## What to produce
Find "A definition d" in the material below and restate exactly the line holding it together with every line that comes after.

## Records for this exercise
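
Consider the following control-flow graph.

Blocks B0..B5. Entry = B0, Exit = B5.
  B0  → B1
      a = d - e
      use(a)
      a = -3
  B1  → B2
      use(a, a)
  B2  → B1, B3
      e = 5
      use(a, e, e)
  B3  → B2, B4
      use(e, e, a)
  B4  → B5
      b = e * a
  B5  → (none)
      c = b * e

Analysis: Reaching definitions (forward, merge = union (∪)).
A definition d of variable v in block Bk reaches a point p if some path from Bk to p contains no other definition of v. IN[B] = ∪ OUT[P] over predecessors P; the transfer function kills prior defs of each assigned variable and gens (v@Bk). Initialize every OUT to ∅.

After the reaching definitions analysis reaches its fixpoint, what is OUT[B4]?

Answer: {a@B0, b@B4, e@B2}

Working:
Converged values:
  B0: | IN={} | OUT={a@B0}
  B1: | IN={a@B0, e@B2} | OUT={a@B0, e@B2}
  B2: | IN={a@B0, e@B2} | OUT={a@B0, e@B2}
  B3: | IN={a@B0, e@B2} | OUT={a@B0, e@B2}
  B4: | IN={a@B0, e@B2} | OUT={a@B0, b@B4, e@B2}
  B5: | IN={a@B0, b@B4, e@B2} | OUT={a@B0, b@B4, c@B5, e@B2}

Merge at B4: IN[B4] = OUT[B3] = {a@B0, e@B2}
Applying B4's transfer function to that IN value gives OUT[B4] (row B4 above).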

## Expected output
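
A definition d of variable v in block Bk reaches a point p if some path from Bk to p contains no other definition of v. IN[B] = ∪ OUT[P] over predecessors P; the transfer function kills prior defs of each assigned variable and gens (v@Bk). Initialize every OUT to ∅.

After the reaching definitions analysis reaches its fixpoint, what is OUT[B4]?

Answer: {a@B0, b@B4, e@B2}

Working:
Converged values:
  B0: | IN={} | OUT={a@B0}
  B1: | IN={a@B0, e@B2} | OUT={a@B0, e@B2}
  B2: | IN={a@B0, e@B2} | OUT={a@B0, e@B2}
  B3: | IN={a@B0, e@B2} | OUT={a@B0, e@B2}
  B4: | IN={a@B0, e@B2} | OUT={a@B0, b@B4, e@B2}
  B5: | IN={a@B0, b@B4, e@B2} | OUT={a@B0, b@B4, c@B5, e@B2}

Merge at B4: IN[B4] = OUT[B3] = {a@B0, e@B2}
Applying B4's transfer function to that IN value gives OUT[B4] (row B4 above).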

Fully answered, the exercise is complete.